__DATASET RECORDS__:
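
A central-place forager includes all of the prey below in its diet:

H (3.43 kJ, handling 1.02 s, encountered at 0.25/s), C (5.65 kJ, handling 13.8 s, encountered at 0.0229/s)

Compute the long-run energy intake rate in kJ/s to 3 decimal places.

0.628 kJ/s

R = (0.25×3.43 + 0.0229×5.65) / (1 + 0.25×1.02 + 0.0229×13.8) = 0.9869/1.571 = 0.6282 kJ/s.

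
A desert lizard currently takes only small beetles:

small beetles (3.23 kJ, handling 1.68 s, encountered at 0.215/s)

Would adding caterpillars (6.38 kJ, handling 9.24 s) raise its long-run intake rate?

On small beetles alone, R = ΣλE/(1+Σλh) = 0.6945/1.361 = 0.5102 kJ/s.
caterpillars: E/h = 6.38/9.24 = 0.6905 kJ/s.
0.6905 > 0.5102, so adding caterpillars raises the average — include it.

Yes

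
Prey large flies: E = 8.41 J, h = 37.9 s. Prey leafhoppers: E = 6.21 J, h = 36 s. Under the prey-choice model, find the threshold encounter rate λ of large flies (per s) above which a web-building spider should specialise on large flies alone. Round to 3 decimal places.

0.092 per s

At the threshold, the rate on large flies alone equals the profitability of leafhoppers: λ·8.41/(1 + λ·37.9) = 6.21/36 = 0.1725.
Rearranging, λ(8.41 − 0.1725×37.9) = 0.1725, so λ = 0.1725/1.872 = 0.09214 per s.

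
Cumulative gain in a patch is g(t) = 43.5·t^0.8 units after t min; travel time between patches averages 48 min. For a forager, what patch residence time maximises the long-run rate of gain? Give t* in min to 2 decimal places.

192.00 min

Optimal t* satisfies g'(t*) = g(t*)/(T + t*).
g'(t) = 0.8·43.5·t^-0.2. Setting 0.8·43.5·t^-0.2 = 43.5·t^0.8/(48+t) gives 0.8(48+t) = t, so 0.20·t = 0.8×48.
t* = 0.8×48/0.20 = 192 min.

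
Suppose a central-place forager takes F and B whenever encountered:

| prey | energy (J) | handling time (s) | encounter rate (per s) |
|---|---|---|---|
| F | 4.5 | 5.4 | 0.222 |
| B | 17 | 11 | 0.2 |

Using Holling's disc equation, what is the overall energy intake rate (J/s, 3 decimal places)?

R = (0.222×4.5 + 0.2×17) / (1 + 0.222×5.4 + 0.2×11) = 4.399/4.399 = 1 J/s.

1.000 J/s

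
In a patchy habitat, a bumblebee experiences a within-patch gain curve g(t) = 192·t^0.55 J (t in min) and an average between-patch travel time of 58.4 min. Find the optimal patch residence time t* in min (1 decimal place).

71.4 min

Maximise g(t)/(T+t): set derivative to zero → g'(t)(T+t) = g(t).
g'(t) = 0.55·192·t^-0.45. Setting 0.55·192·t^-0.45 = 192·t^0.55/(58.4+t) gives 0.55(58.4+t) = t, so 0.45·t = 0.55×58.4.
t* = 0.55×58.4/0.45 = 71.38 min.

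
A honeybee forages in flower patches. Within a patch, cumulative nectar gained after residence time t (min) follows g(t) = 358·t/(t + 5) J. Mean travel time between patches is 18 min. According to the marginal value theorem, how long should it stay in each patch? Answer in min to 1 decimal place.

9.5 min

By the marginal value theorem, leave when the instantaneous gain rate g'(t) equals the habitat-wide average g(t)/(T + t).
g'(t) = 358·5/(t + 5)². Setting 358·5/(t+5)² = 358t/[(t+5)(18+t)] gives 5(18+t) = t(t+5), so t² = 5×18 = 90.
t* = √90 = 9.487 min.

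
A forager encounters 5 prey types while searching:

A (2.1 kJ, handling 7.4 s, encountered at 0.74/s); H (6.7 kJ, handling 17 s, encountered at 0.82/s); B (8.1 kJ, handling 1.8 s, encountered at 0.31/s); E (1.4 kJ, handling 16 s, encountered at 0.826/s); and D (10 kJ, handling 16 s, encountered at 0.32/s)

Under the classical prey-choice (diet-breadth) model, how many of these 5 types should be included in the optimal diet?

Rank by E/h (kJ/s): B 4.5, D 0.625, H 0.394, A 0.284, E 0.0875. Include each in turn until the next type's E/h falls below the running intake rate.
Rate on top 1: 1.612. D: 0.625 < 1.612 → exclude; stop.
Optimal diet: B — 1 of 5 types.

1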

__WORK TO BE COMPLETED__: Please copy out each line of the material that contains the string "central".

__RESULT BELOW__:
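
A central-place forager includes all of the prey below in its diet:
Suppose a central-place forager takes F and B whenever encountered: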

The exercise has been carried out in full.